**EXERCISE DESCRIPTION**
Pick out the lines in the listing below that contain the word "factor" and copy them.
*** DATASET EXCERPTS ***
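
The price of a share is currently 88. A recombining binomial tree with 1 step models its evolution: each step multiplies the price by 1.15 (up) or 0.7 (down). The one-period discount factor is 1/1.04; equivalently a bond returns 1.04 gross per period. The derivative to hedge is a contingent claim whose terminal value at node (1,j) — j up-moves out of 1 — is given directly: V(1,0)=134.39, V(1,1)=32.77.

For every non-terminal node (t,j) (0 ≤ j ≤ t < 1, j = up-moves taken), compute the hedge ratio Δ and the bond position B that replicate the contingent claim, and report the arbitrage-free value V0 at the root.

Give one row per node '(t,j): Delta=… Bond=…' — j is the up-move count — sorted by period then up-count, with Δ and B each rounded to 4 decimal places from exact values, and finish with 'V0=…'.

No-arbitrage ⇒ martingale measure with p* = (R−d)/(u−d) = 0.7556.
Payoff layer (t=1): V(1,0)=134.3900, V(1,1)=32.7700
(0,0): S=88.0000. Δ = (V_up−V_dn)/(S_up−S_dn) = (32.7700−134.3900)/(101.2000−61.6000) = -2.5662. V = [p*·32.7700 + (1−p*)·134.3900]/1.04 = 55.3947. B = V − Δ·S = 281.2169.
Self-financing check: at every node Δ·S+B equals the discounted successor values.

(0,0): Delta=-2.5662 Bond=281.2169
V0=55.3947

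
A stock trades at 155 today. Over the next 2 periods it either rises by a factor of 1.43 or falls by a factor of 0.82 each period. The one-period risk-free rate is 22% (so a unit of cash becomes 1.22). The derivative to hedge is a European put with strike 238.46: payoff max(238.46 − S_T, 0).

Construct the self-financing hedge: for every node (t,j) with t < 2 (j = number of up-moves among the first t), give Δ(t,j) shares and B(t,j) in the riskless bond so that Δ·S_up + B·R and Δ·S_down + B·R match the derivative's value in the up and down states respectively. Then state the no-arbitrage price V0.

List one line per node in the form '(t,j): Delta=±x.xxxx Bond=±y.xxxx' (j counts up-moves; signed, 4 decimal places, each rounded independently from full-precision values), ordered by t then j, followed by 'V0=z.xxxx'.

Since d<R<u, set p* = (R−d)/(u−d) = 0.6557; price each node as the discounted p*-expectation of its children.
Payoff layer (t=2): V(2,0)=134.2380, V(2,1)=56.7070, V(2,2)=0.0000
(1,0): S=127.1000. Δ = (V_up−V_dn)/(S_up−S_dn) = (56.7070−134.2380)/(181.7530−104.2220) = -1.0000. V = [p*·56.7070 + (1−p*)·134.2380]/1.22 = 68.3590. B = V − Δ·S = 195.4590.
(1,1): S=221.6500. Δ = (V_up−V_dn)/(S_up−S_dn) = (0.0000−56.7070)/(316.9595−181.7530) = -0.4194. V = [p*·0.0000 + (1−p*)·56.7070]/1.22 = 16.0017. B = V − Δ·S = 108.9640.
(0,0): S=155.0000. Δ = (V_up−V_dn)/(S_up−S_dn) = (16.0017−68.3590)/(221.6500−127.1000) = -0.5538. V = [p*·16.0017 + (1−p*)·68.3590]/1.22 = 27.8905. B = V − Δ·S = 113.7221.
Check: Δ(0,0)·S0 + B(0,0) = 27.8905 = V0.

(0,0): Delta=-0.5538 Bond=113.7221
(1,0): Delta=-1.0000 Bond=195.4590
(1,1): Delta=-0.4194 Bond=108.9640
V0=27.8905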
*** End of DATASET EXCERPTS ***
**WRITTEN REPLY**
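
The price of a share is currently 88. A recombining binomial tree with 1 step models its evolution: each step multiplies the price by 1.15 (up) or 0.7 (down). The one-period discount factor is 1/1.04; equivalently a bond returns 1.04 gross per period. The derivative to hedge is a contingent claim whose terminal value at node (1,j) — j up-moves out of 1 — is given directly: V(1,0)=134.39, V(1,1)=32.77.
A stock trades at 155 today. Over the next 2 periods it either rises by a factor of 1.43 or falls by a factor of 0.82 each period. The one-period risk-free rate is 22% (so a unit of cash becomes 1.22). The derivative to hedge is a European put with strike 238.46: payoff max(238.46 − S_T, 0).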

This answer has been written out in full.